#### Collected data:

==========

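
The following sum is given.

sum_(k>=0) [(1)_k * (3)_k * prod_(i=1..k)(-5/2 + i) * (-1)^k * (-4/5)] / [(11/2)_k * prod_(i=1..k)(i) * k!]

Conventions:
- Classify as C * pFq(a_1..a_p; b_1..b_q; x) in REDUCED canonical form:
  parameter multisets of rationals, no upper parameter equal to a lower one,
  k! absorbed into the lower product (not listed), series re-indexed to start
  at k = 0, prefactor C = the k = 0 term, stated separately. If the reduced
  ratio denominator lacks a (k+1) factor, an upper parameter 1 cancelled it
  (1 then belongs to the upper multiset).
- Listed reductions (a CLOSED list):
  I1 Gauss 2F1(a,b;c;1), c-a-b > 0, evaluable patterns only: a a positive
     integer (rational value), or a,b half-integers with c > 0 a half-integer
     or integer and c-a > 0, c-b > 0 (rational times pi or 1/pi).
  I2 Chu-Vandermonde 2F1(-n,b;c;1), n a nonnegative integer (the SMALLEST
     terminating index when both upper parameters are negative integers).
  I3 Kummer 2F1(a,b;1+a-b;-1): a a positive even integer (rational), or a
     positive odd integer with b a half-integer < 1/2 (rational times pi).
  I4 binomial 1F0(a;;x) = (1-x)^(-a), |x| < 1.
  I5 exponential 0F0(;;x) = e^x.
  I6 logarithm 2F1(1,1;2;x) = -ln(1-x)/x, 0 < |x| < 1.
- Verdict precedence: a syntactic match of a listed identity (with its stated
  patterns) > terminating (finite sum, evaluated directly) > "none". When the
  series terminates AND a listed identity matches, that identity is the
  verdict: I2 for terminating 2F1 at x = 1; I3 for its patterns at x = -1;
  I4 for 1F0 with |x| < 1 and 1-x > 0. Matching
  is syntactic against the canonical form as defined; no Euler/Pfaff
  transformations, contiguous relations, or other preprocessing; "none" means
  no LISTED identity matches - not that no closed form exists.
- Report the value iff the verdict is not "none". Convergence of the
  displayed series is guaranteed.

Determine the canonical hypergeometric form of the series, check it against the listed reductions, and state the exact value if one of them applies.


Classification (C = -4/5): 2F1 with upper {-3/2, 3}, lower {11/2}, argument x = -1. Verdict: Kummer (I3) fires (x = -1; c = 11/2 equals 1+a-b for upper {-3/2, 3}: listed pattern). Its exact value is (-63/128) * pi.

Key observation: x = (-1) and the parameter 1 appears in both the upper and lower lists and cancels.
Ratio: r(k) = (-1) * (k-3/2) (k+3) / [(k+11/2) (k+1)] - rational in k, leading ratio (-1); with t_0 = -4/5, classification follows.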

==========

#### To do:
Repeat exactly the lines of the records from the one containing "I5 exponential 0F0(;;x) = e^x." to the last, and include no line outside that stretch.

#### Answer for this exercise:
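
  I5 exponential 0F0(;;x) = e^x.
  I6 logarithm 2F1(1,1;2;x) = -ln(1-x)/x, 0 < |x| < 1.
- Verdict precedence: a syntactic match of a listed identity (with its stated
  patterns) > terminating (finite sum, evaluated directly) > "none". When the
  series terminates AND a listed identity matches, that identity is the
  verdict: I2 for terminating 2F1 at x = 1; I3 for its patterns at x = -1;
  I4 for 1F0 with |x| < 1 and 1-x > 0. Matching
  is syntactic against the canonical form as defined; no Euler/Pfaff
  transformations, contiguous relations, or other preprocessing; "none" means
  no LISTED identity matches - not that no closed form exists.
- Report the value iff the verdict is not "none". Convergence of the
  displayed series is guaranteed.

Determine the canonical hypergeometric form of the series, check it against the listed reductions, and state the exact value if one of them applies.


Classification (C = -4/5): 2F1 with upper {-3/2, 3}, lower {11/2}, argument x = -1. Verdict: Kummer (I3) fires (x = -1; c = 11/2 equals 1+a-b for upper {-3/2, 3}: listed pattern). Its exact value is (-63/128) * pi.

Key observation: x = (-1) and the parameter 1 appears in both the upper and lower lists and cancels.
Ratio: r(k) = (-1) * (k-3/2) (k+3) / [(k+11/2) (k+1)] - rational in k, leading ratio (-1); with t_0 = -4/5, classification follows.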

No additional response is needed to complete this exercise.